Task objective
Instruction for the data below: set down exactly the lines from the line with "At t = 0 the" to the line with "phase 3: p_3 = 0.3757 m, T_3 = 0.614 s", inclusive, and no others.

The data

"""

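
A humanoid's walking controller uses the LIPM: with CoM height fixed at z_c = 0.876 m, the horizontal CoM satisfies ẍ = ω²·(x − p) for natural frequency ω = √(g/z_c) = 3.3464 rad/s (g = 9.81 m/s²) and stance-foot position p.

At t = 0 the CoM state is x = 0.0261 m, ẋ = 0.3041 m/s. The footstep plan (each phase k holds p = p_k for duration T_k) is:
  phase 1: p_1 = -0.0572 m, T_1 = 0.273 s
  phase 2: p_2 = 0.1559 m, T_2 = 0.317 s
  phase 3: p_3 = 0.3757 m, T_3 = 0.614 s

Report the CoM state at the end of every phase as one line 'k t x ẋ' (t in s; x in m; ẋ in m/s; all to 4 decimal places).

phase 1: p=-0.0572, T=0.273, ωT=0.913567, cosh=1.447146, sinh=1.046055; start (x,ẋ)=(0.026100, 0.304100) → end (x,ẋ)=(0.158406, 0.731670)
phase 2: p=0.1559, T=0.317, ωT=1.060809, cosh=1.617441, sinh=1.271265; start (x,ẋ)=(0.158406, 0.731670) → end (x,ẋ)=(0.437908, 1.194095)
phase 3: p=0.3757, T=0.614, ωT=2.054690, cosh=3.966274, sinh=3.838141; start (x,ẋ)=(0.437908, 1.194095) → end (x,ẋ)=(1.991997, 5.535106)

1 0.2730 0.1584 0.7317
2 0.5900 0.4379 1.1941
3 1.2040 1.9920 5.5351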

"""

The answer
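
At t = 0 the CoM state is x = 0.0261 m, ẋ = 0.3041 m/s. The footstep plan (each phase k holds p = p_k for duration T_k) is:
  phase 1: p_1 = -0.0572 m, T_1 = 0.273 s
  phase 2: p_2 = 0.1559 m, T_2 = 0.317 s
  phase 3: p_3 = 0.3757 m, T_3 = 0.614 s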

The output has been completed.